**Saved data entries**
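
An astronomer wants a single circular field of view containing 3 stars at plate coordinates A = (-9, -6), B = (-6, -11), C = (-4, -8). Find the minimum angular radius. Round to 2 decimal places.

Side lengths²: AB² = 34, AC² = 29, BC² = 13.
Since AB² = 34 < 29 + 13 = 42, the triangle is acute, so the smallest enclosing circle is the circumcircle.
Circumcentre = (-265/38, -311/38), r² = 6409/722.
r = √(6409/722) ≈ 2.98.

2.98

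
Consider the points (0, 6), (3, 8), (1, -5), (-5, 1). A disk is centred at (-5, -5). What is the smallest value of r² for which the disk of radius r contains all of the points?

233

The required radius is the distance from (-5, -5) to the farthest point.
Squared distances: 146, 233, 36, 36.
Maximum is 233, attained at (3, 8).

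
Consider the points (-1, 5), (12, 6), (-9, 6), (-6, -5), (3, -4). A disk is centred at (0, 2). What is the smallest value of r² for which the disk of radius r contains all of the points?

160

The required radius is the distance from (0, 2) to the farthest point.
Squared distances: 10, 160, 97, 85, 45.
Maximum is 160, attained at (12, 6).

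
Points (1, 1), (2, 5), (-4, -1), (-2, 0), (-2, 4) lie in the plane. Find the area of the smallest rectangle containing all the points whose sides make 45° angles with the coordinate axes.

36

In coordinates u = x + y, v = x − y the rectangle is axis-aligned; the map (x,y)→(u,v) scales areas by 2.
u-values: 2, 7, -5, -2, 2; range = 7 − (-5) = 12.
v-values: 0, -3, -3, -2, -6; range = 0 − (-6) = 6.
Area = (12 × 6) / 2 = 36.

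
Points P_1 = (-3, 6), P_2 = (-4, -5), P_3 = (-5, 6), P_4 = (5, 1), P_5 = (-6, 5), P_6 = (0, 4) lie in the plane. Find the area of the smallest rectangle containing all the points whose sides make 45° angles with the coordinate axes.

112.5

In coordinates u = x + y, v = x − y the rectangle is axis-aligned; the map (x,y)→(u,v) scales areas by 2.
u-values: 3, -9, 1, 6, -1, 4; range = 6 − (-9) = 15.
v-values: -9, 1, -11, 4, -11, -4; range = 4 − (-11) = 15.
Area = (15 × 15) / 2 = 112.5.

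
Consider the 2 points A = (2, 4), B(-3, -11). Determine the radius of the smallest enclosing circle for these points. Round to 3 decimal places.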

**Required work**
Your task is to retype the records above exactly.

**Exercise solution**
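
An astronomer wants a single circular field of view containing 3 stars at plate coordinates A = (-9, -6), B = (-6, -11), C = (-4, -8). Find the minimum angular radius. Round to 2 decimal places.

Side lengths²: AB² = 34, AC² = 29, BC² = 13.
Since AB² = 34 < 29 + 13 = 42, the triangle is acute, so the smallest enclosing circle is the circumcircle.
Circumcentre = (-265/38, -311/38), r² = 6409/722.
r = √(6409/722) ≈ 2.98.

2.98

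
Consider the points (0, 6), (3, 8), (1, -5), (-5, 1). A disk is centred at (-5, -5). What is the smallest value of r² for which the disk of radius r contains all of the points?

233

The required radius is the distance from (-5, -5) to the farthest point.
Squared distances: 146, 233, 36, 36.
Maximum is 233, attained at (3, 8).

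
Consider the points (-1, 5), (12, 6), (-9, 6), (-6, -5), (3, -4). A disk is centred at (0, 2). What is the smallest value of r² for which the disk of radius r contains all of the points?

160

The required radius is the distance from (0, 2) to the farthest point.
Squared distances: 10, 160, 97, 85, 45.
Maximum is 160, attained at (12, 6).

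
Points (1, 1), (2, 5), (-4, -1), (-2, 0), (-2, 4) lie in the plane. Find the area of the smallest rectangle containing all the points whose sides make 45° angles with the coordinate axes.

36

In coordinates u = x + y, v = x − y the rectangle is axis-aligned; the map (x,y)→(u,v) scales areas by 2.
u-values: 2, 7, -5, -2, 2; range = 7 − (-5) = 12.
v-values: 0, -3, -3, -2, -6; range = 0 − (-6) = 6.
Area = (12 × 6) / 2 = 36.

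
Points P_1 = (-3, 6), P_2 = (-4, -5), P_3 = (-5, 6), P_4 = (5, 1), P_5 = (-6, 5), P_6 = (0, 4) lie in the plane. Find the area of the smallest rectangle containing all the points whose sides make 45° angles with the coordinate axes.

112.5

In coordinates u = x + y, v = x − y the rectangle is axis-aligned; the map (x,y)→(u,v) scales areas by 2.
u-values: 3, -9, 1, 6, -1, 4; range = 6 − (-9) = 15.
v-values: -9, 1, -11, 4, -11, -4; range = 4 − (-11) = 15.
Area = (15 × 15) / 2 = 112.5.

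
Consider the 2 points A = (2, 4), B(-3, -11). Determine the radius of the smallest enclosing circle for these points. Round to 3 decimal places.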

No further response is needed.